++++ INPUT ++++
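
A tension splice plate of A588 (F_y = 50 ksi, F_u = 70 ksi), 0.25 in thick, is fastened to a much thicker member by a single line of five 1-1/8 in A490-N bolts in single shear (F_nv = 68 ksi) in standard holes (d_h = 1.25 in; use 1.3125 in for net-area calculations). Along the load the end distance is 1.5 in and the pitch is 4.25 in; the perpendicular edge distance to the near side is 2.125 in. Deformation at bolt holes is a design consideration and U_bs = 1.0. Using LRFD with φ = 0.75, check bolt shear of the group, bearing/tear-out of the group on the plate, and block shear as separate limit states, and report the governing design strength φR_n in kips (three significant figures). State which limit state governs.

118 kips (block shear governs)

Bolt shear: A_b = π·1.125²/4 = 0.994 in²; R_n = 68 × 0.994 × 5 × 1 = 338 kips → 0.75 × 338 = 253 kips.
Bearing: edge l_c = 0.875, r_n = 18.38 kips; interior l_c = 3, r_n = 47.25 kips; R_n = 18.38 + 4·47.25 = 207.4 kips → 156 kips.
Block shear: A_gv = 4.625, A_nv = 3.148, A_nt = 0.3672 in²; R_n = min(0.6F_uA_nv, 0.6F_yA_gv) + U_bs·F_u·A_nt = 157.9 kips → 118 kips.
Block shear governs: 118 kips.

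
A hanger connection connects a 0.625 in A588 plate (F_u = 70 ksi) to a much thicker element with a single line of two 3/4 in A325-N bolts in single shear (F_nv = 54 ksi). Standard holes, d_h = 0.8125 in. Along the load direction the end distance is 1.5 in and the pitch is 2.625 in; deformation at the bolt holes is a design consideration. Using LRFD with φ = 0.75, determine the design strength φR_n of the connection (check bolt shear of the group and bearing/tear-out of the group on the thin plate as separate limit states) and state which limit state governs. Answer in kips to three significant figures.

Bolt shear: A_b = π·0.75²/4 = 0.4418 in²; R_n = 54 × 0.4418 × 2 × 1 = 47.71 kips → 0.75 × 47.71 = 35.8 kips.
Bearing (1.2 l_c t F_u ≤ 2.4 d t F_u): upper limit = 2.4·0.75·0.625·70 = 78.75 kips.
  Edge l_c = 1.5 − 0.8125/2 = 1.094 → r_n = 57.42 kips; interior l_c = 2.625 − 0.8125 = 1.812 → r_n = 78.75 kips.
  R_n,bearing = 1·57.42 + 1·78.75 = 136.2 kips → 0.75 × 136.2 = 102 kips.
Bolt shear governs: 35.8 kips.

35.8 kips (bolt shear governs)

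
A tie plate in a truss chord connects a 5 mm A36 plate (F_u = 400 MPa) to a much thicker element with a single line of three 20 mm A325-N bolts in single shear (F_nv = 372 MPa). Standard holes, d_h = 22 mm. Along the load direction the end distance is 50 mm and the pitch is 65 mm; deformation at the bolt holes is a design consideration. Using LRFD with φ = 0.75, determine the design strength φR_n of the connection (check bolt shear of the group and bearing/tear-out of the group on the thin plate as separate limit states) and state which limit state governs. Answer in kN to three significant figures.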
++++
BRIEF -> Each entry above is to be copied out exactly.

WRITTEN ANSWER ->
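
A tension splice plate of A588 (F_y = 50 ksi, F_u = 70 ksi), 0.25 in thick, is fastened to a much thicker member by a single line of five 1-1/8 in A490-N bolts in single shear (F_nv = 68 ksi) in standard holes (d_h = 1.25 in; use 1.3125 in for net-area calculations). Along the load the end distance is 1.5 in and the pitch is 4.25 in; the perpendicular edge distance to the near side is 2.125 in. Deformation at bolt holes is a design consideration and U_bs = 1.0. Using LRFD with φ = 0.75, check bolt shear of the group, bearing/tear-out of the group on the plate, and block shear as separate limit states, and report the governing design strength φR_n in kips (three significant figures). State which limit state governs.

118 kips (block shear governs)

Bolt shear: A_b = π·1.125²/4 = 0.994 in²; R_n = 68 × 0.994 × 5 × 1 = 338 kips → 0.75 × 338 = 253 kips.
Bearing: edge l_c = 0.875, r_n = 18.38 kips; interior l_c = 3, r_n = 47.25 kips; R_n = 18.38 + 4·47.25 = 207.4 kips → 156 kips.
Block shear: A_gv = 4.625, A_nv = 3.148, A_nt = 0.3672 in²; R_n = min(0.6F_uA_nv, 0.6F_yA_gv) + U_bs·F_u·A_nt = 157.9 kips → 118 kips.
Block shear governs: 118 kips.

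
A hanger connection connects a 0.625 in A588 plate (F_u = 70 ksi) to a much thicker element with a single line of two 3/4 in A325-N bolts in single shear (F_nv = 54 ksi). Standard holes, d_h = 0.8125 in. Along the load direction the end distance is 1.5 in and the pitch is 2.625 in; deformation at the bolt holes is a design consideration. Using LRFD with φ = 0.75, determine the design strength φR_n of the connection (check bolt shear of the group and bearing/tear-out of the group on the thin plate as separate limit states) and state which limit state governs. Answer in kips to three significant figures.

Bolt shear: A_b = π·0.75²/4 = 0.4418 in²; R_n = 54 × 0.4418 × 2 × 1 = 47.71 kips → 0.75 × 47.71 = 35.8 kips.
Bearing (1.2 l_c t F_u ≤ 2.4 d t F_u): upper limit = 2.4·0.75·0.625·70 = 78.75 kips.
  Edge l_c = 1.5 − 0.8125/2 = 1.094 → r_n = 57.42 kips; interior l_c = 2.625 − 0.8125 = 1.812 → r_n = 78.75 kips.
  R_n,bearing = 1·57.42 + 1·78.75 = 136.2 kips → 0.75 × 136.2 = 102 kips.
Bolt shear governs: 35.8 kips.

35.8 kips (bolt shear governs)

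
A tie plate in a truss chord connects a 5 mm A36 plate (F_u = 400 MPa) to a much thicker element with a single line of three 20 mm A325-N bolts in single shear (F_nv = 372 MPa). Standard holes, d_h = 22 mm. Along the load direction the end distance is 50 mm and the pitch is 65 mm; deformation at the bolt holes is a design consideration. Using LRFD with φ = 0.75, determine the design strength φR_n of the connection (check bolt shear of the group and bearing/tear-out of the group on the thin plate as separate limit states) and state which limit state governs. Answer in kN to three significant figures.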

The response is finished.